ACTIVITY: With the line containing "In the Pratt" as the first and the final line of the entries as the last, repeat exactly the lines in that span, including both.

--------------------------------

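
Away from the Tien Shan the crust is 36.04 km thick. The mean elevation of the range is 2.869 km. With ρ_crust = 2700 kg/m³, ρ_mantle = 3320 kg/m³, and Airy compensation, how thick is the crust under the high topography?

Root depth r = h ρ_c / (ρ_m − ρ_c) = 2.869 km × 2700 / 620 = 12.49 km.
Total thickness = T + h + r = 36.04 km + 2.869 km + 12.49 km = 51.4 km.

51.4 km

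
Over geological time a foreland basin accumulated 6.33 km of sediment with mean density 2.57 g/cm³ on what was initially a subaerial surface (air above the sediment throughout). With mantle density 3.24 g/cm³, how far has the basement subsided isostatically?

5.02 km

Subaerial load: s = t ρ_sed / ρ_m = 6.33 km × 2.57/3.24 = 5.02 km.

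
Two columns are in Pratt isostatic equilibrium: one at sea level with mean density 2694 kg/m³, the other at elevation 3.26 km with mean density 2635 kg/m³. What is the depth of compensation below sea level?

146 km

ρ_ref D = ρ (D + h) → D (ρ_ref − ρ) = ρ h.
D = ρ h/(ρ_ref − ρ) = 2635 × 3.26 km/(2694 − 2635) = 146 km.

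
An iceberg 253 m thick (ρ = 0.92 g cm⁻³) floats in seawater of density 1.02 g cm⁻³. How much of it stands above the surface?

24.8 m

Floating equilibrium: submerged depth d = t ρ_obj/ρ_fluid = 253 m × 0.92/1.02 = 228.2 m.
Freeboard = t − d = 253 m − 228.2 m = 24.8 m.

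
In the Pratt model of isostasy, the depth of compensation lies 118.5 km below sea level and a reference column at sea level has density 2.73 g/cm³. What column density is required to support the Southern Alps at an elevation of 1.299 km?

2.7 g/cm³

Pratt balance: ρ_ref D = ρ (D + h).
ρ = ρ_ref D/(D + h) = 2.73 × 118.5 km/(118.5 km + 1.299 km) = 2.7 g/cm³.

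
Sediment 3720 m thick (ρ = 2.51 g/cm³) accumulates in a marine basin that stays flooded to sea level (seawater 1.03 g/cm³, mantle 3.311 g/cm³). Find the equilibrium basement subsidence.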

--------------------------------

EXERCISE RESULT:
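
In the Pratt model of isostasy, the depth of compensation lies 118.5 km below sea level and a reference column at sea level has density 2.73 g/cm³. What column density is required to support the Southern Alps at an elevation of 1.299 km?

2.7 g/cm³

Pratt balance: ρ_ref D = ρ (D + h).
ρ = ρ_ref D/(D + h) = 2.73 × 118.5 km/(118.5 km + 1.299 km) = 2.7 g/cm³.

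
Sediment 3720 m thick (ρ = 2.51 g/cm³) accumulates in a marine basin that stays flooded to sea level (seawater 1.03 g/cm³, mantle 3.311 g/cm³). Find the equilibrium basement subsidence.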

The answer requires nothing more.